Collected data
#####

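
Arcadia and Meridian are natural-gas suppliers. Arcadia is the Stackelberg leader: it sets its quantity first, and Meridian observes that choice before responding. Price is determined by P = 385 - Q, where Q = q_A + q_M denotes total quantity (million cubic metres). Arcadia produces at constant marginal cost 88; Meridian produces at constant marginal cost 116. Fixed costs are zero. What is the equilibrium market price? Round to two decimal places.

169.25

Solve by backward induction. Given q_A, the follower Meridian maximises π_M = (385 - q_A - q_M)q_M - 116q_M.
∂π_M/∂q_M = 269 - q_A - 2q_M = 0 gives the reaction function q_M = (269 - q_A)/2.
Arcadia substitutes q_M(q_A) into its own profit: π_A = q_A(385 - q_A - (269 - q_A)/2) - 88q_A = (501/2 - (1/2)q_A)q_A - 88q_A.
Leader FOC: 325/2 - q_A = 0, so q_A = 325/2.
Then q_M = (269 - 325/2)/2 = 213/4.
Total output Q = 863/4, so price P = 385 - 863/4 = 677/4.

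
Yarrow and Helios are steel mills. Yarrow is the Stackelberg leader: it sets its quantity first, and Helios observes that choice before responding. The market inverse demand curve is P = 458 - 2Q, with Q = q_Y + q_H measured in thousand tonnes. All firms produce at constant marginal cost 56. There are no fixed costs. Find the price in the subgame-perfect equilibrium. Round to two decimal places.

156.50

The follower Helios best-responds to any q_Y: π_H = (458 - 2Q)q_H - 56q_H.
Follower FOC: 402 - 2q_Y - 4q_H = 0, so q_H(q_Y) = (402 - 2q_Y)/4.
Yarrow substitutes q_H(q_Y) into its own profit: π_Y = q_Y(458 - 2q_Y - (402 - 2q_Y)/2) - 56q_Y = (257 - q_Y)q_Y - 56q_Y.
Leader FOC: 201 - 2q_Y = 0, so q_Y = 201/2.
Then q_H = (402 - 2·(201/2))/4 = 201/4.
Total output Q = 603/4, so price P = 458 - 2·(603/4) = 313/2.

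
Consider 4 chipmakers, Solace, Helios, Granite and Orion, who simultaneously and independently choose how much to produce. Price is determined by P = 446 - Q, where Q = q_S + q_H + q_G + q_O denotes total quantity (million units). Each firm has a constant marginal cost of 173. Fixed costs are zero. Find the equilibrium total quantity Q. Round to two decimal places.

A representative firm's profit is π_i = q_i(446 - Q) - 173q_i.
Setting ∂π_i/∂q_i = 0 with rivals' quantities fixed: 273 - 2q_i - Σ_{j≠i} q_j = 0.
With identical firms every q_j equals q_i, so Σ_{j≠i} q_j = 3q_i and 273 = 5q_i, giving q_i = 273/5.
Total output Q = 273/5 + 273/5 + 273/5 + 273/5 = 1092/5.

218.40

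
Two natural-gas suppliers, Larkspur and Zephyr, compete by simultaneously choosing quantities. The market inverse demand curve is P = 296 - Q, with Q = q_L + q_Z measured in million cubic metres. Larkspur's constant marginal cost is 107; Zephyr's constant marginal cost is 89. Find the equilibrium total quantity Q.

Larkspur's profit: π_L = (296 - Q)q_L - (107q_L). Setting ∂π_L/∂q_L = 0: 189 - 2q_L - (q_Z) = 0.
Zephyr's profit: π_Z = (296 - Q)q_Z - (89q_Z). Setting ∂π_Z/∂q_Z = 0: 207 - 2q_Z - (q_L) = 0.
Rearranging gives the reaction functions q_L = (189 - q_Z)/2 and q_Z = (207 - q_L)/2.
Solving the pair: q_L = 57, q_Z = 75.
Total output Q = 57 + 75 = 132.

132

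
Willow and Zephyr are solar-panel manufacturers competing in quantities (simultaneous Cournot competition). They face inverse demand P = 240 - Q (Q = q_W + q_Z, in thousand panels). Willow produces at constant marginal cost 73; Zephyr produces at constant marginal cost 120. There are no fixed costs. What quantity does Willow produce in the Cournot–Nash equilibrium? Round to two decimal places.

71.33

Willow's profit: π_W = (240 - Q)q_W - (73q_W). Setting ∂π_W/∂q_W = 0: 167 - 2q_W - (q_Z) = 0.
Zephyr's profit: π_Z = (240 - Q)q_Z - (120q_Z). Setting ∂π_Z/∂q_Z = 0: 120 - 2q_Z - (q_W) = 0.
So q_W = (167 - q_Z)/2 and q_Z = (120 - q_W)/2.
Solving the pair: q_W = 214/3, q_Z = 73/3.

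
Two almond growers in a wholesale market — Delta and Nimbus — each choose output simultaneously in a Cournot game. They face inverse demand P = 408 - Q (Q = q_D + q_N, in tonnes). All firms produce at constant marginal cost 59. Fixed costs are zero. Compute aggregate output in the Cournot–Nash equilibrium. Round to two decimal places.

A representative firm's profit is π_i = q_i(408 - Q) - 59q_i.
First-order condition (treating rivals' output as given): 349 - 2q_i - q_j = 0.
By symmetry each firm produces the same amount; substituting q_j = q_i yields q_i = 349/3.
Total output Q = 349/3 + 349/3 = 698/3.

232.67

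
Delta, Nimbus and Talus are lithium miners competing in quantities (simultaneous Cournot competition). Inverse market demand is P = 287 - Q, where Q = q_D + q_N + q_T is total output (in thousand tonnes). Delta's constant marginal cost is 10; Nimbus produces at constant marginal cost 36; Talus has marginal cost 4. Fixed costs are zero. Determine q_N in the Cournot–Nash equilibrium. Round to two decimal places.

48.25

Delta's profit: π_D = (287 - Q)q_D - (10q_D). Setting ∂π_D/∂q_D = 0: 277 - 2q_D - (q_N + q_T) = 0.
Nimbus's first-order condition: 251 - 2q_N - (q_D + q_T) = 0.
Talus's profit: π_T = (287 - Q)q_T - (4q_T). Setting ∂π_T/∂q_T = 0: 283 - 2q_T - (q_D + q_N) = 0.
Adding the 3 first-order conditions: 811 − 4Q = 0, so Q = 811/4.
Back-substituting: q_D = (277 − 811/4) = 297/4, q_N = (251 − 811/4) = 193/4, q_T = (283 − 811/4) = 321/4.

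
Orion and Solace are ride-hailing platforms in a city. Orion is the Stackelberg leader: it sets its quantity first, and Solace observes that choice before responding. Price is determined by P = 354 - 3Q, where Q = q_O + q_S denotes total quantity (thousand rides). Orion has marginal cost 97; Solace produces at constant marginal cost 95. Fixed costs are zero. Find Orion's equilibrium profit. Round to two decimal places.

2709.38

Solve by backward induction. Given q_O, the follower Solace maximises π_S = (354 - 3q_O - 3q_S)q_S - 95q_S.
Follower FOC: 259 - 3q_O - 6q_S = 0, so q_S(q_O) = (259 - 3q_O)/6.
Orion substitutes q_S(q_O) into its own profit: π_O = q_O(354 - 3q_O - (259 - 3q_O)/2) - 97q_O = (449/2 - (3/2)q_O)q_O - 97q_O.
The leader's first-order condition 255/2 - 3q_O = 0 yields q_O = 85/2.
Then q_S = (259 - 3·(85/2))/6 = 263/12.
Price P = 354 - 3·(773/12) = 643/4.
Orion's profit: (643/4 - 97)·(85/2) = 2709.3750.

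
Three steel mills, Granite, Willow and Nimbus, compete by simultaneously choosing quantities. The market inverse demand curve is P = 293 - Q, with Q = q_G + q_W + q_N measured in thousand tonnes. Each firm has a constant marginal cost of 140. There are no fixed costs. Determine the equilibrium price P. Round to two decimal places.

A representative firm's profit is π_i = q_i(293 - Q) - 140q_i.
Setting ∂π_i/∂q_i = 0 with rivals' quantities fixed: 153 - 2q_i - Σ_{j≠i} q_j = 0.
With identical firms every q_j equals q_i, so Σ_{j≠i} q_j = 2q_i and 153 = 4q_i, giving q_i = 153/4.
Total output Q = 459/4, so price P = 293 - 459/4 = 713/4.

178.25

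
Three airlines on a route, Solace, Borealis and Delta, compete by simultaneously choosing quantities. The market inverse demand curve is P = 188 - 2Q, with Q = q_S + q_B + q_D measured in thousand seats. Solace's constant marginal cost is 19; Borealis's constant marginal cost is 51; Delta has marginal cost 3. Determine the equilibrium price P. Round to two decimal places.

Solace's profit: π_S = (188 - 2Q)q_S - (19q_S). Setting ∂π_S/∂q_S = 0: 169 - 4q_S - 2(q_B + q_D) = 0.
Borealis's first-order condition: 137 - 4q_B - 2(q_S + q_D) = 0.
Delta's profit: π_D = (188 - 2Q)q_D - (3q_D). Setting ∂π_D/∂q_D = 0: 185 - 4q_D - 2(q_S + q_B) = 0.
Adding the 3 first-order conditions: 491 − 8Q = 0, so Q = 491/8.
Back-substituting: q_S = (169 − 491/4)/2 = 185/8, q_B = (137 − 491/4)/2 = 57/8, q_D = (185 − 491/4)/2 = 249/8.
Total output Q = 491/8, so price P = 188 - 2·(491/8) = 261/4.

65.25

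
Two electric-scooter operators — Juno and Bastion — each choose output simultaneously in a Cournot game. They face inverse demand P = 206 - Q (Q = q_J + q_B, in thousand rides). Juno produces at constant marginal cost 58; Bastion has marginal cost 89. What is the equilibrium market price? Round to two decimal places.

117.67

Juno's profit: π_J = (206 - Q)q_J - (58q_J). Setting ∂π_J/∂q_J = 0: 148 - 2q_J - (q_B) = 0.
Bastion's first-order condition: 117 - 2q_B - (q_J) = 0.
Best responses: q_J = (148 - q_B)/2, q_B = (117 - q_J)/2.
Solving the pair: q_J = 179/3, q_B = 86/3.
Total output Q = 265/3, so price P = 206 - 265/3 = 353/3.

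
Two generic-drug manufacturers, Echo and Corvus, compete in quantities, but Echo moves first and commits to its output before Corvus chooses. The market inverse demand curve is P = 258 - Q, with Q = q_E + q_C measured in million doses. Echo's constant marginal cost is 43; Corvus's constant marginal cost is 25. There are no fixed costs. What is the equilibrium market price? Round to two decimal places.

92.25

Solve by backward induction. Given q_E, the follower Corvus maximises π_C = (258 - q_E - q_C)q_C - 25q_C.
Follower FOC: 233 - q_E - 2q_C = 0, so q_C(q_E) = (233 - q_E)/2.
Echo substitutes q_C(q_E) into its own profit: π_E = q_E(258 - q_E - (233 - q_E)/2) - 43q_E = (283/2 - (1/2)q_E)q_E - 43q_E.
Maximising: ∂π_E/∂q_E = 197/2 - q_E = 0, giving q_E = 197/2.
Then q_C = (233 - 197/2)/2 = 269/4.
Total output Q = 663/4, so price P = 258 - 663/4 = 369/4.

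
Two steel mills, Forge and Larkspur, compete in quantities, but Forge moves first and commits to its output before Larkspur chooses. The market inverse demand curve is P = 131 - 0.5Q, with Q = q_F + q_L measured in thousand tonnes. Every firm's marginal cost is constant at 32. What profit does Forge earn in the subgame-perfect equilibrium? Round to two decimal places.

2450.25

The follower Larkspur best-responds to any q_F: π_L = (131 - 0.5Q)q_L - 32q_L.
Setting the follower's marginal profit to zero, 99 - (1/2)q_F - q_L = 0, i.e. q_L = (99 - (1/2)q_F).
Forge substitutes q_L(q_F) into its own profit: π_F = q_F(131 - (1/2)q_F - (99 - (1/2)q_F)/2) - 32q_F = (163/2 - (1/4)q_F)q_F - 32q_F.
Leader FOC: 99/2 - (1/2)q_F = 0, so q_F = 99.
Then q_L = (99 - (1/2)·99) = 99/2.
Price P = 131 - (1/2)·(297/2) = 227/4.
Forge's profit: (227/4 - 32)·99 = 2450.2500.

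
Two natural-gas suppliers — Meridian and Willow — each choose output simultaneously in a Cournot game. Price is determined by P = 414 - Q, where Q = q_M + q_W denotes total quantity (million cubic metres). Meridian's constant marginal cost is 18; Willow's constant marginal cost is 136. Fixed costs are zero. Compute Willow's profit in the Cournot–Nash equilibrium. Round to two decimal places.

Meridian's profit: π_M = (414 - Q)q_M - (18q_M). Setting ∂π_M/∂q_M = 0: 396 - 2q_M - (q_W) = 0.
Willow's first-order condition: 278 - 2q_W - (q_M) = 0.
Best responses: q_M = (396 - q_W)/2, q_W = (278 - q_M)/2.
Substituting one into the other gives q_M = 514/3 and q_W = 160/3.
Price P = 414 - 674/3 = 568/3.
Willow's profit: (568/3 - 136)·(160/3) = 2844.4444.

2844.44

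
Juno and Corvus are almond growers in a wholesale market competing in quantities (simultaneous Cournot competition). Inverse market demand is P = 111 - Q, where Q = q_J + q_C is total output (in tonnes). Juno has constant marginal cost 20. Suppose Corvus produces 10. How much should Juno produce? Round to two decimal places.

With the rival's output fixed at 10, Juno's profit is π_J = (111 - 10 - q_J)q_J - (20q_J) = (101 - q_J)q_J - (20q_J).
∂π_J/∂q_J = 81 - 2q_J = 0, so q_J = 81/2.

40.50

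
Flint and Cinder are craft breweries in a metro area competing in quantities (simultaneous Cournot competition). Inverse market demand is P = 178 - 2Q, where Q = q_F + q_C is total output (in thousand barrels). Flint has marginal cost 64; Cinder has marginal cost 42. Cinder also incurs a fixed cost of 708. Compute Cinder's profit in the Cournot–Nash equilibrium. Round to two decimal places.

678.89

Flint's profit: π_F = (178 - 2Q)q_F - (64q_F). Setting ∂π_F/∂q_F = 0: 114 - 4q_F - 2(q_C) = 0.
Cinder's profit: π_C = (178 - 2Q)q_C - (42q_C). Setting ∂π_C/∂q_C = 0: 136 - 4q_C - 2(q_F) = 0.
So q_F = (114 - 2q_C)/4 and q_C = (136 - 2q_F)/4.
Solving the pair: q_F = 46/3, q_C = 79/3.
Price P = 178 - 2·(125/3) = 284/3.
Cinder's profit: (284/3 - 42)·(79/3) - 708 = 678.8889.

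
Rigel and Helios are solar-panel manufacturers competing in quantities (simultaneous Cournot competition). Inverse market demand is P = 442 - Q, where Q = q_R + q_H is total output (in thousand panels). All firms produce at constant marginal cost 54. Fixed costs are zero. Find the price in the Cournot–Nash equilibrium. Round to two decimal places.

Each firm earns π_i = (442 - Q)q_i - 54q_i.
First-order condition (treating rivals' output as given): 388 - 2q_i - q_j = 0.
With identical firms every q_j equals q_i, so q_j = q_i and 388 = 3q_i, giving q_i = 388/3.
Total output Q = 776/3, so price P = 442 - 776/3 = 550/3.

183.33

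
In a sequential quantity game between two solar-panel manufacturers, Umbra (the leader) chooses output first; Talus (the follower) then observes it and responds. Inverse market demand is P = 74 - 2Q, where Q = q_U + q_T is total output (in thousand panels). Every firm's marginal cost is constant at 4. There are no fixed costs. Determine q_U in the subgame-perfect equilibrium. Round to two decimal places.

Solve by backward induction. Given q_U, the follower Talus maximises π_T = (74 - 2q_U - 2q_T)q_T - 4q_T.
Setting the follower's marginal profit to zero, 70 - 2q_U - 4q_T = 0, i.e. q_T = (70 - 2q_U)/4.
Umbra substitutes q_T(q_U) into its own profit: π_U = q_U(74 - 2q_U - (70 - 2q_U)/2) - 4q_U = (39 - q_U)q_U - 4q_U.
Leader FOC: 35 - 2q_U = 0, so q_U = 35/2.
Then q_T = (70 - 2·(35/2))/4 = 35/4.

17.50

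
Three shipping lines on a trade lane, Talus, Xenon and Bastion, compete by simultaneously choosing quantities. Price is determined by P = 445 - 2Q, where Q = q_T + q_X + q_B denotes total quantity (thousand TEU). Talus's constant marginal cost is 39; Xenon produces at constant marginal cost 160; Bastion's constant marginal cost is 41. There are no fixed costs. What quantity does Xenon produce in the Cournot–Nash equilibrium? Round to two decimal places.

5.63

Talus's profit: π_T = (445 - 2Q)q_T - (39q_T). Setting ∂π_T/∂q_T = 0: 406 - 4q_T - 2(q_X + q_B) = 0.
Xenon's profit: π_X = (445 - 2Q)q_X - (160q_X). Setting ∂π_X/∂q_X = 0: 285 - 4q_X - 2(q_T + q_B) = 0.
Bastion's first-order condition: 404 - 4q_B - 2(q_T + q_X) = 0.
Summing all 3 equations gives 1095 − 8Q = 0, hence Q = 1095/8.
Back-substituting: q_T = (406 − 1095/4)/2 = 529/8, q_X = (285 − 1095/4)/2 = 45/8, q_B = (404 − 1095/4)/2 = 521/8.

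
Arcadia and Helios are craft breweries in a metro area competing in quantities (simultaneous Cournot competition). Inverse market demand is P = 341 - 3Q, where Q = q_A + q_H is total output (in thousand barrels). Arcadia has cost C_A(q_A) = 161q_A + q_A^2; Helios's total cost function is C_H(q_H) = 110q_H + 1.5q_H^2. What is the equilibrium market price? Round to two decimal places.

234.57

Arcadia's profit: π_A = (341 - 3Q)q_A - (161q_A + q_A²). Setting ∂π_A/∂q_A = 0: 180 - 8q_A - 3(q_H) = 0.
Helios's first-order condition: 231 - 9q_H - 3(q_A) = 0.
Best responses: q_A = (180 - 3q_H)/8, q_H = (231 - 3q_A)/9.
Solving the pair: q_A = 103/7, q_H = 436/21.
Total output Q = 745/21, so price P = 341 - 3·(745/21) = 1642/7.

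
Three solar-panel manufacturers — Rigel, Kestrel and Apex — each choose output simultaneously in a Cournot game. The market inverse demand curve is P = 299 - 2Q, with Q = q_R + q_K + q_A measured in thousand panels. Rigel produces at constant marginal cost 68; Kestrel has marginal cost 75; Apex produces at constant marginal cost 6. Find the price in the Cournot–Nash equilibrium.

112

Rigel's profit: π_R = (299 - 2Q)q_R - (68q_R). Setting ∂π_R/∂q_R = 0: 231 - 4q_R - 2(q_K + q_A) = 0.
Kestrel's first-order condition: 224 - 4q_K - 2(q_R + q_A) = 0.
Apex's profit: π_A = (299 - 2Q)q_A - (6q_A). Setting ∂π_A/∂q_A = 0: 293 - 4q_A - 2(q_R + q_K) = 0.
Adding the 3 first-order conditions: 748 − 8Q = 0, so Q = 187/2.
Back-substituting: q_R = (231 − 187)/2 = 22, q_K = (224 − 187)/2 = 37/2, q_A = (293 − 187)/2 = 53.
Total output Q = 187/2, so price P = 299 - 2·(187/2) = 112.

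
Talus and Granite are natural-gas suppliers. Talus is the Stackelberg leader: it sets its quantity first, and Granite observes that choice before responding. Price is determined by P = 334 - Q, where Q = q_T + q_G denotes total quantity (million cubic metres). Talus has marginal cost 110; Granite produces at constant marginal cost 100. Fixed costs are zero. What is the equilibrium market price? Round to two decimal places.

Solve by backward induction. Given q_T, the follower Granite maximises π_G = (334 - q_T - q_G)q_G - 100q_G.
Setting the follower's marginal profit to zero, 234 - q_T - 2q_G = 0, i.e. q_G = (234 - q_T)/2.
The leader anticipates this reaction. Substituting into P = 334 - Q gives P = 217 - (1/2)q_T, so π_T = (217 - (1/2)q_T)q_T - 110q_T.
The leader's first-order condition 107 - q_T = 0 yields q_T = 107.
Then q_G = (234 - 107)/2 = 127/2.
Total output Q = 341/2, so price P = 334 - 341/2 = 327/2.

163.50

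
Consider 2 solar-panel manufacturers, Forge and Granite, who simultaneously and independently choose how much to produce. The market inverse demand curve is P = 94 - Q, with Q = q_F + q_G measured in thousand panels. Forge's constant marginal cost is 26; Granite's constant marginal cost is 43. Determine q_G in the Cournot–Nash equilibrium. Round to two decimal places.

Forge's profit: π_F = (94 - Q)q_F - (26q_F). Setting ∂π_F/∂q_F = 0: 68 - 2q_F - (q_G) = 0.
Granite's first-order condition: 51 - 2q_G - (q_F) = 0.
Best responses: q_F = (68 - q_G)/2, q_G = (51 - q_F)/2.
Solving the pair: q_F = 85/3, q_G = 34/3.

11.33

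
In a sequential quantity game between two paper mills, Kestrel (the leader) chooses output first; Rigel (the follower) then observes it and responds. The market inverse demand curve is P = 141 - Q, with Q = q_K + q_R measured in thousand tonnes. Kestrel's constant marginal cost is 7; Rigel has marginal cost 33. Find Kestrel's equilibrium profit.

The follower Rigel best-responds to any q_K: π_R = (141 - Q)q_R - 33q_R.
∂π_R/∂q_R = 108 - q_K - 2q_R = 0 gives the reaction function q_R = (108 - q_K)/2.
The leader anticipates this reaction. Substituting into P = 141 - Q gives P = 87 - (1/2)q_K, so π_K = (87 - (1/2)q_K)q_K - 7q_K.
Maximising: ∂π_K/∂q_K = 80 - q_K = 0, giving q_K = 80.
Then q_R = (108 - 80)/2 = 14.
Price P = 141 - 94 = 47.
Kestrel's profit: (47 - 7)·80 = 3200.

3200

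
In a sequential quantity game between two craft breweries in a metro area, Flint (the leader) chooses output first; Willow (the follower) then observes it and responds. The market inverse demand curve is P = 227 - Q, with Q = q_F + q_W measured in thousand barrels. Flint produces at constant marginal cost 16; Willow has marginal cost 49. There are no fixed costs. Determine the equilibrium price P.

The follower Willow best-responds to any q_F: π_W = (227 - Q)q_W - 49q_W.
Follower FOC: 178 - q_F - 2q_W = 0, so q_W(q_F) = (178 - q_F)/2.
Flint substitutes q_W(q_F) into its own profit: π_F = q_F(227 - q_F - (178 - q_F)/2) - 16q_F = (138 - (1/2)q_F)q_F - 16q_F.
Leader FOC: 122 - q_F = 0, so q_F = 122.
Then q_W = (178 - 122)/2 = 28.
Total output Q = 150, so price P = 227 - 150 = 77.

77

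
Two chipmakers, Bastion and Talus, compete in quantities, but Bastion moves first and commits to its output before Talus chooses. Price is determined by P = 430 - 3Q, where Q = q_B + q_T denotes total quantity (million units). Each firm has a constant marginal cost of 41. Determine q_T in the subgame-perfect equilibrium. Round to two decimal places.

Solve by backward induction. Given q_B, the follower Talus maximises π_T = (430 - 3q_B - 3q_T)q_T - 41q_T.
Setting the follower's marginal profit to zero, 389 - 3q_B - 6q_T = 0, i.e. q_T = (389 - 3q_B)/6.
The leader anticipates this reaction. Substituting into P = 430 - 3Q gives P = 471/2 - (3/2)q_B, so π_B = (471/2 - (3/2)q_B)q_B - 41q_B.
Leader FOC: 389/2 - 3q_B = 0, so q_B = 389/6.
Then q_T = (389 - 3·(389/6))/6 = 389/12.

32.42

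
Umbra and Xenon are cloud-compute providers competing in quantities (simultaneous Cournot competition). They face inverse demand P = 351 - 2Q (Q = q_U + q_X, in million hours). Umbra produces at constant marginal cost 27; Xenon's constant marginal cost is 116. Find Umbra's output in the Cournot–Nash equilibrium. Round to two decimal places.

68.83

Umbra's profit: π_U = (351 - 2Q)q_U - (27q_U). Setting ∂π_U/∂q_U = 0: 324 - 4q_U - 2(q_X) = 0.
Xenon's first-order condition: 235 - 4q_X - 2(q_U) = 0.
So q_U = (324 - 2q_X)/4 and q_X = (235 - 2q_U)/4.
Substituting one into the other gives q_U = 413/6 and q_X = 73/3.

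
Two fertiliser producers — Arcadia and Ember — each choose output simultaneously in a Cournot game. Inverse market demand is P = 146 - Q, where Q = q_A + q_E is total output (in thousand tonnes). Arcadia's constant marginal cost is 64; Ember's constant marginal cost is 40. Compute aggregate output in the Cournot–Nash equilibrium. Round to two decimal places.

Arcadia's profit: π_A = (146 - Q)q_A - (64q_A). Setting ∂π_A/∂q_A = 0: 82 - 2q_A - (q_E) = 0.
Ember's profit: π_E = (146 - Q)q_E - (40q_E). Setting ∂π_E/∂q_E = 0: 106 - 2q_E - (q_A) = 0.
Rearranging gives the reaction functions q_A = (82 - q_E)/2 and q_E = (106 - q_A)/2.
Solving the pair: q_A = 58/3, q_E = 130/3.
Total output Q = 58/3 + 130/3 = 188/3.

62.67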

#####

Brief: Transcribe exactly the lines from the one containing "Two fertiliser producers" through the end of the records, both included, and nothing else.

Reply to the exercise:
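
Two fertiliser producers — Arcadia and Ember — each choose output simultaneously in a Cournot game. Inverse market demand is P = 146 - Q, where Q = q_A + q_E is total output (in thousand tonnes). Arcadia's constant marginal cost is 64; Ember's constant marginal cost is 40. Compute aggregate output in the Cournot–Nash equilibrium. Round to two decimal places.

Arcadia's profit: π_A = (146 - Q)q_A - (64q_A). Setting ∂π_A/∂q_A = 0: 82 - 2q_A - (q_E) = 0.
Ember's profit: π_E = (146 - Q)q_E - (40q_E). Setting ∂π_E/∂q_E = 0: 106 - 2q_E - (q_A) = 0.
Rearranging gives the reaction functions q_A = (82 - q_E)/2 and q_E = (106 - q_A)/2.
Solving the pair: q_A = 58/3, q_E = 130/3.
Total output Q = 58/3 + 130/3 = 188/3.

62.67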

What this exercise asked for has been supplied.